Collected data:

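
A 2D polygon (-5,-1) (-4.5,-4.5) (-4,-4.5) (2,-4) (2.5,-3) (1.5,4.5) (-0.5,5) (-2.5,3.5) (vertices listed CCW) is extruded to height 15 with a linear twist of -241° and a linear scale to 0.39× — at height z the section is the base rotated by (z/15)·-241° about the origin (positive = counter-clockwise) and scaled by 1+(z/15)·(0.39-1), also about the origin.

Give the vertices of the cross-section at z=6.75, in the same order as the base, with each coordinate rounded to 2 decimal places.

Cross-section at z=6.75: (0.46,3.67) (-2.06,4.13) (-2.18,3.79) (-3.21,-0.46) (-2.64,-1.03) (2.75,-2.07) (3.56,-0.80) (2.98,0.92)

t = z/height = 6.75/15 = 0.45
s = 1 + (scale-1)·z/height = 1 + (0.39-1)·6.75/15 = 0.725500
θ = twist·z/height = -241°·6.75/15 = -108.4500° = -1.892810 rad
cos θ = -0.316477, sin θ = -0.948600 (intermediates below are computed at full precision and shown rounded to 5 d.p.)
v1: (-5,-1) → rotate → (0.63378,5.05948) → ×s → (0.45981,3.67065) → (0.46,3.67)
v2: (-4.5,-4.5) → rotate → (-2.84455,5.69285) → ×s → (-2.06372,4.13016) → (-2.06,4.13)
v3: (-4,-4.5) → rotate → (-3.00279,5.21855) → ×s → (-2.17853,3.78606) → (-2.18,3.79)
v4: (2,-4) → rotate → (-4.42735,-0.63129) → ×s → (-3.21205,-0.45800) → (-3.21,-0.46)
v5: (2.5,-3) → rotate → (-3.63699,-1.42207) → ×s → (-2.63864,-1.03171) → (-2.64,-1.03)
v6: (1.5,4.5) → rotate → (3.79399,-2.84705) → ×s → (2.75254,-2.06553) → (2.75,-2.07)
v7: (-0.5,5) → rotate → (4.90124,-1.10808) → ×s → (3.55585,-0.80392) → (3.56,-0.80)
v8: (-2.5,3.5) → rotate → (4.11129,1.26383) → ×s → (2.98274,0.91691) → (2.98,0.92)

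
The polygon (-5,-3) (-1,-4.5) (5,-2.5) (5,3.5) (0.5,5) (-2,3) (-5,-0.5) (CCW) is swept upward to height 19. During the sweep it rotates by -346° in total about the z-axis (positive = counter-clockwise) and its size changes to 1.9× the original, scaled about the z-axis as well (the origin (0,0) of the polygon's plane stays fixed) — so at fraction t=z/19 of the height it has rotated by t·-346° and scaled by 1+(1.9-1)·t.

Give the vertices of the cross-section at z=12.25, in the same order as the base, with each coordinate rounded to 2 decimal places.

Cross-section at z=12.25: (9.01,-1.93) (6.01,4.11) (-3.07,8.28) (-9.55,1.36) (-5.97,-5.23) (-0.93,-5.62) (6.31,-4.82)

t = z/height = 12.25/19 = 0.644737
s = 1 + (scale-1)·z/height = 1 + (1.9-1)·12.25/19 = 1.580263
θ = twist·z/height = -346°·12.25/19 = -223.0789° = -3.893462 rad
cos θ = -0.730413, sin θ = 0.683005 (intermediates below are computed at full precision and shown rounded to 5 d.p.)
v1: (-5,-3) → rotate → (5.70108,-1.22379) → ×s → (9.00921,-1.93391) → (9.01,-1.93)
v2: (-1,-4.5) → rotate → (3.80394,2.60385) → ×s → (6.01122,4.11478) → (6.01,4.11)
v3: (5,-2.5) → rotate → (-1.94455,5.24106) → ×s → (-3.07291,8.28225) → (-3.07,8.28)
v4: (5,3.5) → rotate → (-6.04259,0.85858) → ×s → (-9.54888,1.35678) → (-9.55,1.36)
v5: (0.5,5) → rotate → (-3.78023,-3.31056) → ×s → (-5.97376,-5.23156) → (-5.97,-5.23)
v6: (-2,3) → rotate → (-0.58819,-3.55725) → ×s → (-0.92949,-5.62139) → (-0.93,-5.62)
v7: (-5,-0.5) → rotate → (3.99357,-3.04982) → ×s → (6.31089,-4.81952) → (6.31,-4.82)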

Task directions -
An exact copy of all the records is the only acceptable answer.

Exercise result -
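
A 2D polygon (-5,-1) (-4.5,-4.5) (-4,-4.5) (2,-4) (2.5,-3) (1.5,4.5) (-0.5,5) (-2.5,3.5) (vertices listed CCW) is extruded to height 15 with a linear twist of -241° and a linear scale to 0.39× — at height z the section is the base rotated by (z/15)·-241° about the origin (positive = counter-clockwise) and scaled by 1+(z/15)·(0.39-1), also about the origin.

Give the vertices of the cross-section at z=6.75, in the same order as the base, with each coordinate rounded to 2 decimal places.

Cross-section at z=6.75: (0.46,3.67) (-2.06,4.13) (-2.18,3.79) (-3.21,-0.46) (-2.64,-1.03) (2.75,-2.07) (3.56,-0.80) (2.98,0.92)

t = z/height = 6.75/15 = 0.45
s = 1 + (scale-1)·z/height = 1 + (0.39-1)·6.75/15 = 0.725500
θ = twist·z/height = -241°·6.75/15 = -108.4500° = -1.892810 rad
cos θ = -0.316477, sin θ = -0.948600 (intermediates below are computed at full precision and shown rounded to 5 d.p.)
v1: (-5,-1) → rotate → (0.63378,5.05948) → ×s → (0.45981,3.67065) → (0.46,3.67)
v2: (-4.5,-4.5) → rotate → (-2.84455,5.69285) → ×s → (-2.06372,4.13016) → (-2.06,4.13)
v3: (-4,-4.5) → rotate → (-3.00279,5.21855) → ×s → (-2.17853,3.78606) → (-2.18,3.79)
v4: (2,-4) → rotate → (-4.42735,-0.63129) → ×s → (-3.21205,-0.45800) → (-3.21,-0.46)
v5: (2.5,-3) → rotate → (-3.63699,-1.42207) → ×s → (-2.63864,-1.03171) → (-2.64,-1.03)
v6: (1.5,4.5) → rotate → (3.79399,-2.84705) → ×s → (2.75254,-2.06553) → (2.75,-2.07)
v7: (-0.5,5) → rotate → (4.90124,-1.10808) → ×s → (3.55585,-0.80392) → (3.56,-0.80)
v8: (-2.5,3.5) → rotate → (4.11129,1.26383) → ×s → (2.98274,0.91691) → (2.98,0.92)

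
The polygon (-5,-3) (-1,-4.5) (5,-2.5) (5,3.5) (0.5,5) (-2,3) (-5,-0.5) (CCW) is swept upward to height 19. During the sweep it rotates by -346° in total about the z-axis (positive = counter-clockwise) and its size changes to 1.9× the original, scaled about the z-axis as well (the origin (0,0) of the polygon's plane stays fixed) — so at fraction t=z/19 of the height it has rotated by t·-346° and scaled by 1+(1.9-1)·t.

Give the vertices of the cross-section at z=12.25, in the same order as the base, with each coordinate rounded to 2 decimal places.

Cross-section at z=12.25: (9.01,-1.93) (6.01,4.11) (-3.07,8.28) (-9.55,1.36) (-5.97,-5.23) (-0.93,-5.62) (6.31,-4.82)

t = z/height = 12.25/19 = 0.644737
s = 1 + (scale-1)·z/height = 1 + (1.9-1)·12.25/19 = 1.580263
θ = twist·z/height = -346°·12.25/19 = -223.0789° = -3.893462 rad
cos θ = -0.730413, sin θ = 0.683005 (intermediates below are computed at full precision and shown rounded to 5 d.p.)
v1: (-5,-3) → rotate → (5.70108,-1.22379) → ×s → (9.00921,-1.93391) → (9.01,-1.93)
v2: (-1,-4.5) → rotate → (3.80394,2.60385) → ×s → (6.01122,4.11478) → (6.01,4.11)
v3: (5,-2.5) → rotate → (-1.94455,5.24106) → ×s → (-3.07291,8.28225) → (-3.07,8.28)
v4: (5,3.5) → rotate → (-6.04259,0.85858) → ×s → (-9.54888,1.35678) → (-9.55,1.36)
v5: (0.5,5) → rotate → (-3.78023,-3.31056) → ×s → (-5.97376,-5.23156) → (-5.97,-5.23)
v6: (-2,3) → rotate → (-0.58819,-3.55725) → ×s → (-0.92949,-5.62139) → (-0.93,-5.62)
v7: (-5,-0.5) → rotate → (3.99357,-3.04982) → ×s → (6.31089,-4.81952) → (6.31,-4.82)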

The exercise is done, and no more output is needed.